### [About this task]
An exact copy of every record is the expected answer.

╭─ Given information

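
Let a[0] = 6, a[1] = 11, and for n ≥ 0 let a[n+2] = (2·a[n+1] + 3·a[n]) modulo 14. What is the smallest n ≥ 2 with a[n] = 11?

Computing terms: a[0] = 6, a[1] = 11, a[2] = 12, a[3] = 1, a[4] = 10, a[5] = 9, a[6] = 6, a[7] = 11.
Since (a[6], a[7]) = (a[0], a[1]) = (6, 11) (two consecutive terms determine the rest), the sequence is periodic with period 6.
The value 11 next appears (with n ≥ 2) at a[7].

7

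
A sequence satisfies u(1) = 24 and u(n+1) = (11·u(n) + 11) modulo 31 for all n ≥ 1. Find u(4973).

26

u(1) = 24, u(2) = 27, u(3) = 29, u(4) = 20, u(5) = 14, u(6) = 10, u(7) = 28, u(8) = 9, u(9) = 17, u(10) = 12, u(11) = 19, u(12) = 3, u(13) = 13, u(14) = 30, u(15) = 0, u(16) = 11, u(17) = 8, u(18) = 6, u(19) = 15, u(20) = 21, u(21) = 25, u(22) = 7, u(23) = 26, u(24) = 18, u(25) = 23, u(26) = 16, u(27) = 1, u(28) = 22, u(29) = 5, u(30) = 4, u(31) = 24.
The sequence repeats with period 30.
(4973 - 1) mod 30 = 22, so u(4973) = u(23) = 26.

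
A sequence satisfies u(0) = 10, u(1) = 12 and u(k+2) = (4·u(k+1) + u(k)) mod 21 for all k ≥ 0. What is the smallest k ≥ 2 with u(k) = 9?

We have u(0) = 10,  u(1) = 12,  u(2) = 16,  u(3) = 13,  u(4) = 5,  u(5) = 12,  u(6) = 11,  u(7) = 14,  u(8) = 4,  u(9) = 9,  u(10) = 19,  u(11) = 1,  u(12) = 2,  u(13) = 9,  u(14) = 17,  u(15) = 14,  u(16) = 10,  u(17) = 12.
Since (u(16), u(17)) = (u(0), u(1)) = (10, 12) (two consecutive terms determine the rest), the sequence is periodic with period 16.
The value 9 first appears (with k ≥ 2) at u(9).

9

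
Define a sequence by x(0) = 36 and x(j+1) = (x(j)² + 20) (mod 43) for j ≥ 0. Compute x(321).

41

Listing terms: x(0) = 36, x(1) = 26, x(2) = 8, x(3) = 41, x(4) = 24, x(5) = 37, x(6) = 13, x(7) = 17, x(8) = 8.
Since x(8) = x(2) = 8, the sequence is eventually periodic: after a pre-period of length 2 it cycles with period 6.
For j ≥ 2, x(j) depends only on (j - 2) mod 6. (321 - 2) mod 6 = 1, so x(321) = x(3) = 41.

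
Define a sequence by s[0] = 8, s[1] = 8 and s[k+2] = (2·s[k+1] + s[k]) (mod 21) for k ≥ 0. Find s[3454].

We have s[0] = 8, s[1] = 8, s[2] = 3, s[3] = 14, s[4] = 10, s[5] = 13, s[6] = 15, s[7] = 1, s[8] = 17, s[9] = 14, s[10] = 3, s[11] = 20, s[12] = 1, s[13] = 1, s[14] = 3, s[15] = 7, s[16] = 17, s[17] = 20, s[18] = 15, s[19] = 8, s[20] = 10, s[21] = 7, s[22] = 3, s[23] = 13, s[24] = 8, s[25] = 8.
Since (s[24], s[25]) = (s[0], s[1]) = (8, 8) (two consecutive terms determine the rest), the sequence is periodic with period 24.
(3454 - 0) mod 24 = 22, so s[3454] = s[22] = 3.

3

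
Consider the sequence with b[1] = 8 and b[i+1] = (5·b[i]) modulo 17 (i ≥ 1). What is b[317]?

15

b[1] = 8; b[2] = 6; b[3] = 13; b[4] = 14; b[5] = 2; b[6] = 10; b[7] = 16; b[8] = 12; b[9] = 9; b[10] = 11; b[11] = 4; b[12] = 3; b[13] = 15; b[14] = 7; b[15] = 1; b[16] = 5; b[17] = 8.
The sequence repeats with period 16.
(317 - 1) mod 16 = 12, so b[317] = b[13] = 15.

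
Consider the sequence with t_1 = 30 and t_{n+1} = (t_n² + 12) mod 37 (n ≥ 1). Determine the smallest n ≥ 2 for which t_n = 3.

6

t_1 = 30, t_2 = 24, t_3 = 33, t_4 = 28, t_5 = 19, t_6 = 3, t_7 = 21, t_8 = 9, t_9 = 19.
Since t_9 = t_5 = 19, the sequence is eventually periodic: after a pre-period of length 4 it cycles with period 4.
The value 3 first appears (with n ≥ 2) at t_6.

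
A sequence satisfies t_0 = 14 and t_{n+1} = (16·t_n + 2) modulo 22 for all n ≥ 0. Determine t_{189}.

20

Listing terms: t_0 = 14, t_1 = 6, t_2 = 10, t_3 = 8, t_4 = 20, t_5 = 14.
Since t_5 = t_0 = 14, the sequence is periodic with period 5.
(189 - 0) mod 5 = 4, so t_{189} = t_4 = 20.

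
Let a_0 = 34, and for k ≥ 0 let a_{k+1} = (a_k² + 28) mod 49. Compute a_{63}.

15

Listing terms: a_0 = 34,  a_1 = 8,  a_2 = 43,  a_3 = 15,  a_4 = 8.
Since a_4 = a_1 = 8, the sequence is eventually periodic: after a pre-period of length 1 it cycles with period 3.
For k ≥ 1, a_k depends only on (k - 1) mod 3. (63 - 1) mod 3 = 2, so a_{63} = a_3 = 15.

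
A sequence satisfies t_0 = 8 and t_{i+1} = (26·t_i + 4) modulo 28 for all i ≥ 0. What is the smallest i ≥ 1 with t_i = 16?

1

Computing terms: t_0 = 8; t_1 = 16; t_2 = 0; t_3 = 4; t_4 = 24; t_5 = 12; t_6 = 8.
Since t_6 = t_0 = 8, the sequence is periodic with period 6.
The value 16 first appears (with i ≥ 1) at t_1.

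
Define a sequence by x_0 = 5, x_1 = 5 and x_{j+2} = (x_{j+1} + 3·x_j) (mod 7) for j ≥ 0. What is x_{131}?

Listing terms: x_0 = 5,  x_1 = 5,  x_2 = 6,  x_3 = 0,  x_4 = 4,  x_5 = 4,  x_6 = 2,  x_7 = 0,  x_8 = 6,  x_9 = 6,  x_{10} = 3,  x_{11} = 0,  x_{12} = 2,  x_{13} = 2,  x_{14} = 1,  x_{15} = 0,  x_{16} = 3,  x_{17} = 3,  x_{18} = 5,  x_{19} = 0,  x_{20} = 1,  x_{21} = 1,  x_{22} = 4,  x_{23} = 0,  x_{24} = 5,  x_{25} = 5.
The sequence repeats with period 24.
(131 - 0) mod 24 = 11, so x_{131} = x_{11} = 0.

0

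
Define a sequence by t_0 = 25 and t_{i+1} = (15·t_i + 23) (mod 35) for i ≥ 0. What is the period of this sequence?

t_0 = 25; t_1 = 13; t_2 = 8; t_3 = 3; t_4 = 33; t_5 = 28; t_6 = 23; t_7 = 18; t_8 = 13.
Since t_8 = t_1 = 13, the sequence is eventually periodic: after a pre-period of length 1 it cycles with period 7.

7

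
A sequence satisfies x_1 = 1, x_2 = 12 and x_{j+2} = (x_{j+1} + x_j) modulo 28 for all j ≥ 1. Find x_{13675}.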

╰─

### [Expected output]
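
Let a[0] = 6, a[1] = 11, and for n ≥ 0 let a[n+2] = (2·a[n+1] + 3·a[n]) modulo 14. What is the smallest n ≥ 2 with a[n] = 11?

Computing terms: a[0] = 6, a[1] = 11, a[2] = 12, a[3] = 1, a[4] = 10, a[5] = 9, a[6] = 6, a[7] = 11.
Since (a[6], a[7]) = (a[0], a[1]) = (6, 11) (two consecutive terms determine the rest), the sequence is periodic with period 6.
The value 11 next appears (with n ≥ 2) at a[7].

7

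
A sequence satisfies u(1) = 24 and u(n+1) = (11·u(n) + 11) modulo 31 for all n ≥ 1. Find u(4973).

26

u(1) = 24, u(2) = 27, u(3) = 29, u(4) = 20, u(5) = 14, u(6) = 10, u(7) = 28, u(8) = 9, u(9) = 17, u(10) = 12, u(11) = 19, u(12) = 3, u(13) = 13, u(14) = 30, u(15) = 0, u(16) = 11, u(17) = 8, u(18) = 6, u(19) = 15, u(20) = 21, u(21) = 25, u(22) = 7, u(23) = 26, u(24) = 18, u(25) = 23, u(26) = 16, u(27) = 1, u(28) = 22, u(29) = 5, u(30) = 4, u(31) = 24.
The sequence repeats with period 30.
(4973 - 1) mod 30 = 22, so u(4973) = u(23) = 26.

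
A sequence satisfies u(0) = 10, u(1) = 12 and u(k+2) = (4·u(k+1) + u(k)) mod 21 for all k ≥ 0. What is the smallest k ≥ 2 with u(k) = 9?

We have u(0) = 10,  u(1) = 12,  u(2) = 16,  u(3) = 13,  u(4) = 5,  u(5) = 12,  u(6) = 11,  u(7) = 14,  u(8) = 4,  u(9) = 9,  u(10) = 19,  u(11) = 1,  u(12) = 2,  u(13) = 9,  u(14) = 17,  u(15) = 14,  u(16) = 10,  u(17) = 12.
Since (u(16), u(17)) = (u(0), u(1)) = (10, 12) (two consecutive terms determine the rest), the sequence is periodic with period 16.
The value 9 first appears (with k ≥ 2) at u(9).

9

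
Define a sequence by x(0) = 36 and x(j+1) = (x(j)² + 20) (mod 43) for j ≥ 0. Compute x(321).

41

Listing terms: x(0) = 36, x(1) = 26, x(2) = 8, x(3) = 41, x(4) = 24, x(5) = 37, x(6) = 13, x(7) = 17, x(8) = 8.
Since x(8) = x(2) = 8, the sequence is eventually periodic: after a pre-period of length 2 it cycles with period 6.
For j ≥ 2, x(j) depends only on (j - 2) mod 6. (321 - 2) mod 6 = 1, so x(321) = x(3) = 41.

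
Define a sequence by s[0] = 8, s[1] = 8 and s[k+2] = (2·s[k+1] + s[k]) (mod 21) for k ≥ 0. Find s[3454].

We have s[0] = 8, s[1] = 8, s[2] = 3, s[3] = 14, s[4] = 10, s[5] = 13, s[6] = 15, s[7] = 1, s[8] = 17, s[9] = 14, s[10] = 3, s[11] = 20, s[12] = 1, s[13] = 1, s[14] = 3, s[15] = 7, s[16] = 17, s[17] = 20, s[18] = 15, s[19] = 8, s[20] = 10, s[21] = 7, s[22] = 3, s[23] = 13, s[24] = 8, s[25] = 8.
Since (s[24], s[25]) = (s[0], s[1]) = (8, 8) (two consecutive terms determine the rest), the sequence is periodic with period 24.
(3454 - 0) mod 24 = 22, so s[3454] = s[22] = 3.

3

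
Consider the sequence with b[1] = 8 and b[i+1] = (5·b[i]) modulo 17 (i ≥ 1). What is b[317]?

15

b[1] = 8; b[2] = 6; b[3] = 13; b[4] = 14; b[5] = 2; b[6] = 10; b[7] = 16; b[8] = 12; b[9] = 9; b[10] = 11; b[11] = 4; b[12] = 3; b[13] = 15; b[14] = 7; b[15] = 1; b[16] = 5; b[17] = 8.
The sequence repeats with period 16.
(317 - 1) mod 16 = 12, so b[317] = b[13] = 15.

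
Consider the sequence with t_1 = 30 and t_{n+1} = (t_n² + 12) mod 37 (n ≥ 1). Determine the smallest n ≥ 2 for which t_n = 3.

6

t_1 = 30, t_2 = 24, t_3 = 33, t_4 = 28, t_5 = 19, t_6 = 3, t_7 = 21, t_8 = 9, t_9 = 19.
Since t_9 = t_5 = 19, the sequence is eventually periodic: after a pre-period of length 4 it cycles with period 4.
The value 3 first appears (with n ≥ 2) at t_6.

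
A sequence satisfies t_0 = 14 and t_{n+1} = (16·t_n + 2) modulo 22 for all n ≥ 0. Determine t_{189}.

20

Listing terms: t_0 = 14, t_1 = 6, t_2 = 10, t_3 = 8, t_4 = 20, t_5 = 14.
Since t_5 = t_0 = 14, the sequence is periodic with period 5.
(189 - 0) mod 5 = 4, so t_{189} = t_4 = 20.

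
Let a_0 = 34, and for k ≥ 0 let a_{k+1} = (a_k² + 28) mod 49. Compute a_{63}.

15

Listing terms: a_0 = 34,  a_1 = 8,  a_2 = 43,  a_3 = 15,  a_4 = 8.
Since a_4 = a_1 = 8, the sequence is eventually periodic: after a pre-period of length 1 it cycles with period 3.
For k ≥ 1, a_k depends only on (k - 1) mod 3. (63 - 1) mod 3 = 2, so a_{63} = a_3 = 15.

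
A sequence satisfies t_0 = 8 and t_{i+1} = (26·t_i + 4) modulo 28 for all i ≥ 0. What is the smallest i ≥ 1 with t_i = 16?

1

Computing terms: t_0 = 8; t_1 = 16; t_2 = 0; t_3 = 4; t_4 = 24; t_5 = 12; t_6 = 8.
Since t_6 = t_0 = 8, the sequence is periodic with period 6.
The value 16 first appears (with i ≥ 1) at t_1.

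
Define a sequence by x_0 = 5, x_1 = 5 and x_{j+2} = (x_{j+1} + 3·x_j) (mod 7) for j ≥ 0. What is x_{131}?

Listing terms: x_0 = 5,  x_1 = 5,  x_2 = 6,  x_3 = 0,  x_4 = 4,  x_5 = 4,  x_6 = 2,  x_7 = 0,  x_8 = 6,  x_9 = 6,  x_{10} = 3,  x_{11} = 0,  x_{12} = 2,  x_{13} = 2,  x_{14} = 1,  x_{15} = 0,  x_{16} = 3,  x_{17} = 3,  x_{18} = 5,  x_{19} = 0,  x_{20} = 1,  x_{21} = 1,  x_{22} = 4,  x_{23} = 0,  x_{24} = 5,  x_{25} = 5.
The sequence repeats with period 24.
(131 - 0) mod 24 = 11, so x_{131} = x_{11} = 0.

0

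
Define a sequence by t_0 = 25 and t_{i+1} = (15·t_i + 23) (mod 35) for i ≥ 0. What is the period of this sequence?

t_0 = 25; t_1 = 13; t_2 = 8; t_3 = 3; t_4 = 33; t_5 = 28; t_6 = 23; t_7 = 18; t_8 = 13.
Since t_8 = t_1 = 13, the sequence is eventually periodic: after a pre-period of length 1 it cycles with period 7.

7

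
A sequence satisfies x_1 = 1, x_2 = 12 and x_{j+2} = (x_{j+1} + x_j) modulo 28 for all j ≥ 1. Find x_{13675}.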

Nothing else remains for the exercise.